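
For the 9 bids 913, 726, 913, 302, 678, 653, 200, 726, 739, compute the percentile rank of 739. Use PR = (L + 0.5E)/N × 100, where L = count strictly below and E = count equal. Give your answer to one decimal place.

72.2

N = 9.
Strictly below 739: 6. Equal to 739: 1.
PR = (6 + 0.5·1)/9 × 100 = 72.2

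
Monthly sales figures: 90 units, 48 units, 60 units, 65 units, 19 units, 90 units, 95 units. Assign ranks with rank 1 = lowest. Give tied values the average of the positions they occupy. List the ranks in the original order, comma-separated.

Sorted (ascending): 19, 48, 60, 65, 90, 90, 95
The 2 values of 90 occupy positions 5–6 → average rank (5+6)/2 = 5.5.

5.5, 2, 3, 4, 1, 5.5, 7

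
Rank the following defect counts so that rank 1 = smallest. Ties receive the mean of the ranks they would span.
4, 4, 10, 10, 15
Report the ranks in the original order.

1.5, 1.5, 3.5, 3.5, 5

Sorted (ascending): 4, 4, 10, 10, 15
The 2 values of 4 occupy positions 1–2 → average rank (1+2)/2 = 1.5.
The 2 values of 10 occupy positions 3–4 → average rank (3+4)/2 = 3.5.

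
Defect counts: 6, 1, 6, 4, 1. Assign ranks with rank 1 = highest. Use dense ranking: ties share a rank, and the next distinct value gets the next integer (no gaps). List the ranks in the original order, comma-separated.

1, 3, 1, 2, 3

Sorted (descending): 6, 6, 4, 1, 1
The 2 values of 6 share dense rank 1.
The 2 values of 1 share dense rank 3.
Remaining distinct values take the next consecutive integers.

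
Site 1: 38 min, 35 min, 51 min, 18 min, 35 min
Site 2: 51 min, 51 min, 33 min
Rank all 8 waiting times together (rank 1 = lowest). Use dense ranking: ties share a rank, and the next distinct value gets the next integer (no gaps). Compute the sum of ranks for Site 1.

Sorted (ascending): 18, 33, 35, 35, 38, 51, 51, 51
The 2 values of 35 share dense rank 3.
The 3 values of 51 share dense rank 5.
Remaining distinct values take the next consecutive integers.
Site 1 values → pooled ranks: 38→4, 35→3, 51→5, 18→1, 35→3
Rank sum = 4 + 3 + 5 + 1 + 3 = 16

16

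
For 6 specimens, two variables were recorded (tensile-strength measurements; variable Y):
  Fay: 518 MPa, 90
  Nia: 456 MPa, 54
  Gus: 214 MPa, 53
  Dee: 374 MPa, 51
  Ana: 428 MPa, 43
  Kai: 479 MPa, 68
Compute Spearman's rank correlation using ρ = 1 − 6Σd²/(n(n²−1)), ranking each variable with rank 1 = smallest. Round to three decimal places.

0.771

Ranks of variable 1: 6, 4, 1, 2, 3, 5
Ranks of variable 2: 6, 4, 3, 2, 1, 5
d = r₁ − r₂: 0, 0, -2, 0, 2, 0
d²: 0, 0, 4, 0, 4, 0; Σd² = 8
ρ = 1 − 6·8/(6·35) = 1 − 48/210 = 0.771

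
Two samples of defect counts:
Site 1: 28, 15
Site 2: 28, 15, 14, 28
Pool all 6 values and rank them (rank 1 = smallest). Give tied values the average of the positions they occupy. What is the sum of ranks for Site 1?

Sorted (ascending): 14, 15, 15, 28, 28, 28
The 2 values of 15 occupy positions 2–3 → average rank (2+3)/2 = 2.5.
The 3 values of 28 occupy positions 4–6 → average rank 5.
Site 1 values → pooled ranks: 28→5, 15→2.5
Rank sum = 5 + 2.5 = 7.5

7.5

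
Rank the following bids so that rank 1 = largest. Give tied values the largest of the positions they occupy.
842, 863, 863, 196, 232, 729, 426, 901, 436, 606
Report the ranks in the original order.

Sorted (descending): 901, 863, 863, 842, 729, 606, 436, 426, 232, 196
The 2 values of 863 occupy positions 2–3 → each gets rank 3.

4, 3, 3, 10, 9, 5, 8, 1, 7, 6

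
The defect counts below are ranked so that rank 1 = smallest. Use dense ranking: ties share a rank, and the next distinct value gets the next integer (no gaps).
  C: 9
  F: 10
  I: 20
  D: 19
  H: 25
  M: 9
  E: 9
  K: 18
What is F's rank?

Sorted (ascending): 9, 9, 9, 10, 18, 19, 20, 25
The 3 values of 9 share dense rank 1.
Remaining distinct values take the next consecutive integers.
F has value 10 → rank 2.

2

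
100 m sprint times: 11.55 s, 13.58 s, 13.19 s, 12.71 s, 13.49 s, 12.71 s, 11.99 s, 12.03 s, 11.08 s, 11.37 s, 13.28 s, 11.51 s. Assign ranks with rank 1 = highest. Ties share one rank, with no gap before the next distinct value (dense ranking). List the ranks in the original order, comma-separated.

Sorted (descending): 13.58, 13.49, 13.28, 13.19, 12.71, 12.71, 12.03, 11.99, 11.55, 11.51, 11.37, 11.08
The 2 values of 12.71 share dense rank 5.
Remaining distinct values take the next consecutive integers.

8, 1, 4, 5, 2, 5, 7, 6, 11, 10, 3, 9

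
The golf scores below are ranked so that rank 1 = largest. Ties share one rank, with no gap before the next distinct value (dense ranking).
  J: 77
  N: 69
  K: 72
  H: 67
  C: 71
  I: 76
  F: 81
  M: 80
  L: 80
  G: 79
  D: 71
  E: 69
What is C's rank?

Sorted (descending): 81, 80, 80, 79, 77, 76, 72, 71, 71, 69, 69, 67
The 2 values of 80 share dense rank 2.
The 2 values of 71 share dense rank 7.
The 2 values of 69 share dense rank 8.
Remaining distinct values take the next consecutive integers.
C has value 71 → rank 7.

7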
______
- BRIEF
All of the material must be given again exactly.

- RESPONSE BELOW
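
For the 9 bids 913, 726, 913, 302, 678, 653, 200, 726, 739, compute the percentile rank of 739. Use PR = (L + 0.5E)/N × 100, where L = count strictly below and E = count equal. Give your answer to one decimal place.

72.2

N = 9.
Strictly below 739: 6. Equal to 739: 1.
PR = (6 + 0.5·1)/9 × 100 = 72.2

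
Monthly sales figures: 90 units, 48 units, 60 units, 65 units, 19 units, 90 units, 95 units. Assign ranks with rank 1 = lowest. Give tied values the average of the positions they occupy. List the ranks in the original order, comma-separated.

Sorted (ascending): 19, 48, 60, 65, 90, 90, 95
The 2 values of 90 occupy positions 5–6 → average rank (5+6)/2 = 5.5.

5.5, 2, 3, 4, 1, 5.5, 7

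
Rank the following defect counts so that rank 1 = smallest. Ties receive the mean of the ranks they would span.
4, 4, 10, 10, 15
Report the ranks in the original order.

1.5, 1.5, 3.5, 3.5, 5

Sorted (ascending): 4, 4, 10, 10, 15
The 2 values of 4 occupy positions 1–2 → average rank (1+2)/2 = 1.5.
The 2 values of 10 occupy positions 3–4 → average rank (3+4)/2 = 3.5.

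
Defect counts: 6, 1, 6, 4, 1. Assign ranks with rank 1 = highest. Use dense ranking: ties share a rank, and the next distinct value gets the next integer (no gaps). List the ranks in the original order, comma-separated.

1, 3, 1, 2, 3

Sorted (descending): 6, 6, 4, 1, 1
The 2 values of 6 share dense rank 1.
The 2 values of 1 share dense rank 3.
Remaining distinct values take the next consecutive integers.

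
Site 1: 38 min, 35 min, 51 min, 18 min, 35 min
Site 2: 51 min, 51 min, 33 min
Rank all 8 waiting times together (rank 1 = lowest). Use dense ranking: ties share a rank, and the next distinct value gets the next integer (no gaps). Compute the sum of ranks for Site 1.

Sorted (ascending): 18, 33, 35, 35, 38, 51, 51, 51
The 2 values of 35 share dense rank 3.
The 3 values of 51 share dense rank 5.
Remaining distinct values take the next consecutive integers.
Site 1 values → pooled ranks: 38→4, 35→3, 51→5, 18→1, 35→3
Rank sum = 4 + 3 + 5 + 1 + 3 = 16

16

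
For 6 specimens, two variables were recorded (tensile-strength measurements; variable Y):
  Fay: 518 MPa, 90
  Nia: 456 MPa, 54
  Gus: 214 MPa, 53
  Dee: 374 MPa, 51
  Ana: 428 MPa, 43
  Kai: 479 MPa, 68
Compute Spearman's rank correlation using ρ = 1 − 6Σd²/(n(n²−1)), ranking each variable with rank 1 = smallest. Round to three decimal places.

0.771

Ranks of variable 1: 6, 4, 1, 2, 3, 5
Ranks of variable 2: 6, 4, 3, 2, 1, 5
d = r₁ − r₂: 0, 0, -2, 0, 2, 0
d²: 0, 0, 4, 0, 4, 0; Σd² = 8
ρ = 1 − 6·8/(6·35) = 1 − 48/210 = 0.771

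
Two samples of defect counts:
Site 1: 28, 15
Site 2: 28, 15, 14, 28
Pool all 6 values and rank them (rank 1 = smallest). Give tied values the average of the positions they occupy. What is the sum of ranks for Site 1?

Sorted (ascending): 14, 15, 15, 28, 28, 28
The 2 values of 15 occupy positions 2–3 → average rank (2+3)/2 = 2.5.
The 3 values of 28 occupy positions 4–6 → average rank 5.
Site 1 values → pooled ranks: 28→5, 15→2.5
Rank sum = 5 + 2.5 = 7.5

7.5

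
Rank the following bids so that rank 1 = largest. Give tied values the largest of the positions they occupy.
842, 863, 863, 196, 232, 729, 426, 901, 436, 606
Report the ranks in the original order.

Sorted (descending): 901, 863, 863, 842, 729, 606, 436, 426, 232, 196
The 2 values of 863 occupy positions 2–3 → each gets rank 3.

4, 3, 3, 10, 9, 5, 8, 1, 7, 6

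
The defect counts below are ranked so that rank 1 = smallest. Use dense ranking: ties share a rank, and the next distinct value gets the next integer (no gaps).
  C: 9
  F: 10
  I: 20
  D: 19
  H: 25
  M: 9
  E: 9
  K: 18
What is F's rank?

Sorted (ascending): 9, 9, 9, 10, 18, 19, 20, 25
The 3 values of 9 share dense rank 1.
Remaining distinct values take the next consecutive integers.
F has value 10 → rank 2.

2

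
100 m sprint times: 11.55 s, 13.58 s, 13.19 s, 12.71 s, 13.49 s, 12.71 s, 11.99 s, 12.03 s, 11.08 s, 11.37 s, 13.28 s, 11.51 s. Assign ranks with rank 1 = highest. Ties share one rank, with no gap before the next distinct value (dense ranking). List the ranks in the original order, comma-separated.

Sorted (descending): 13.58, 13.49, 13.28, 13.19, 12.71, 12.71, 12.03, 11.99, 11.55, 11.51, 11.37, 11.08
The 2 values of 12.71 share dense rank 5.
Remaining distinct values take the next consecutive integers.

8, 1, 4, 5, 2, 5, 7, 6, 11, 10, 3, 9

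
The golf scores below are ranked so that rank 1 = largest. Ties share one rank, with no gap before the next distinct value (dense ranking).
  J: 77
  N: 69
  K: 72
  H: 67
  C: 71
  I: 76
  F: 81
  M: 80
  L: 80
  G: 79
  D: 71
  E: 69
What is C's rank?

Sorted (descending): 81, 80, 80, 79, 77, 76, 72, 71, 71, 69, 69, 67
The 2 values of 80 share dense rank 2.
The 2 values of 71 share dense rank 7.
The 2 values of 69 share dense rank 8.
Remaining distinct values take the next consecutive integers.
C has value 71 → rank 7.

7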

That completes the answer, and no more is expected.